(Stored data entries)

== Segment start ==

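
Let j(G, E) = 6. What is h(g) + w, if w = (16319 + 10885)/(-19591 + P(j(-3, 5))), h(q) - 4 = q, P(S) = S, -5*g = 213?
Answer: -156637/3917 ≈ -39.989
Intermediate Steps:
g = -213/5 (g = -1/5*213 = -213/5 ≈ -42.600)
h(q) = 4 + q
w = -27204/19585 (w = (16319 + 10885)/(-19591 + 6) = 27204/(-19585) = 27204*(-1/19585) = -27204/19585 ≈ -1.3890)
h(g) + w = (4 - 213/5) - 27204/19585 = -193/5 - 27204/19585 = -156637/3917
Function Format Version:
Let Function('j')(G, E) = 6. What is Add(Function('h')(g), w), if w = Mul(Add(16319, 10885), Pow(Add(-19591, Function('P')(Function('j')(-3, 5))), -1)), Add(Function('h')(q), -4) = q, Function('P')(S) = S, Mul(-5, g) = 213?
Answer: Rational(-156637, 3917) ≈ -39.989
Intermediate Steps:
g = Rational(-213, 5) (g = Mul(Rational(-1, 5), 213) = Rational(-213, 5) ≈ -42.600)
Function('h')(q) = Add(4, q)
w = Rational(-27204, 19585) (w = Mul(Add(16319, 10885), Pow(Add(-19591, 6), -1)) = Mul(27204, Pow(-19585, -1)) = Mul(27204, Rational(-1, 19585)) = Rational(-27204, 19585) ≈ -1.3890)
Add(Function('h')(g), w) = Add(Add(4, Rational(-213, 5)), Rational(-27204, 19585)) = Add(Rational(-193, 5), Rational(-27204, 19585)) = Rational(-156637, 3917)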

== Segment end ==
== Segment start ==

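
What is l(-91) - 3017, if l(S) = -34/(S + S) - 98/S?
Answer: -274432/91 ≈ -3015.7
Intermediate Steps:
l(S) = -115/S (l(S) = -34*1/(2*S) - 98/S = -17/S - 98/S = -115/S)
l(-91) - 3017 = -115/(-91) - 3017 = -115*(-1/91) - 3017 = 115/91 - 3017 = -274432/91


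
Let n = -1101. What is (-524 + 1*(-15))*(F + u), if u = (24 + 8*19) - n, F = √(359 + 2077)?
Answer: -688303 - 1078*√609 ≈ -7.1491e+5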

== Segment end ==
== Segment start ==

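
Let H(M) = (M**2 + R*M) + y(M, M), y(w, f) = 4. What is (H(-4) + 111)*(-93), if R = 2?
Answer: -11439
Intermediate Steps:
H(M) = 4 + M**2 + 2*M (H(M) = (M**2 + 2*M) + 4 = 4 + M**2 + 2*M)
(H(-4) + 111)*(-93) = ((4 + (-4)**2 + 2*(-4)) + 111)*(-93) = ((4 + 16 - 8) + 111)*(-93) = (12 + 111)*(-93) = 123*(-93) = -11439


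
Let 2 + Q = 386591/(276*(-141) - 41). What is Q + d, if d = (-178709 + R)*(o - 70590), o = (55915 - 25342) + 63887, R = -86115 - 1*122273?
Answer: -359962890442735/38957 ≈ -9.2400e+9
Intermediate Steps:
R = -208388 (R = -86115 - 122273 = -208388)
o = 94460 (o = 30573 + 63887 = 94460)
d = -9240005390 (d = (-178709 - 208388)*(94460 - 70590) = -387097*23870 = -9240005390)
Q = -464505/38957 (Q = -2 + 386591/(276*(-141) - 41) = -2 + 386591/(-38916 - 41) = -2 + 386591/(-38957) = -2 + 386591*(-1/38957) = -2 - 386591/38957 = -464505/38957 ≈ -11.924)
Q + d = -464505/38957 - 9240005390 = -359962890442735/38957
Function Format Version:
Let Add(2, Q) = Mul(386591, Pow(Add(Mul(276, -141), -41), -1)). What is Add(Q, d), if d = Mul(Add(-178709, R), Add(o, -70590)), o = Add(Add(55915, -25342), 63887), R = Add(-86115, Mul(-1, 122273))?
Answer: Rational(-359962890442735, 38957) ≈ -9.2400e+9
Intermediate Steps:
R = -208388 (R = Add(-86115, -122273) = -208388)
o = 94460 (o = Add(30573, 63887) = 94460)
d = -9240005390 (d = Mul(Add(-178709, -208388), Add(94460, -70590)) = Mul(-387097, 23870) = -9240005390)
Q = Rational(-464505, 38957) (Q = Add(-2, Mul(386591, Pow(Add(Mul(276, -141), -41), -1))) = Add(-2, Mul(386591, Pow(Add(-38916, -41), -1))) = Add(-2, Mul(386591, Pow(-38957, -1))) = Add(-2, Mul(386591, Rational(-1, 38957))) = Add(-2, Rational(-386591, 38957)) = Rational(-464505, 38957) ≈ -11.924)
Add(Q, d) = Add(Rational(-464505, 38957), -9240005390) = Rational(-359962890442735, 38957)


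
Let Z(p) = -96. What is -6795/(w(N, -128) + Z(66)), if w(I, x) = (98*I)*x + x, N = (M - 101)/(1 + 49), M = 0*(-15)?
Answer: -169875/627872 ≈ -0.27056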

== Segment end ==

Each line containing the word "Answer" needs to be copied from the data above.

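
Answer: -156637/3917 ≈ -39.989
Answer: Rational(-156637, 3917) ≈ -39.989
Answer: -274432/91 ≈ -3015.7
Answer: -688303 - 1078*√609 ≈ -7.1491e+5
Answer: -11439
Answer: -359962890442735/38957 ≈ -9.2400e+9
Answer: Rational(-359962890442735, 38957) ≈ -9.2400e+9
Answer: -169875/627872 ≈ -0.27056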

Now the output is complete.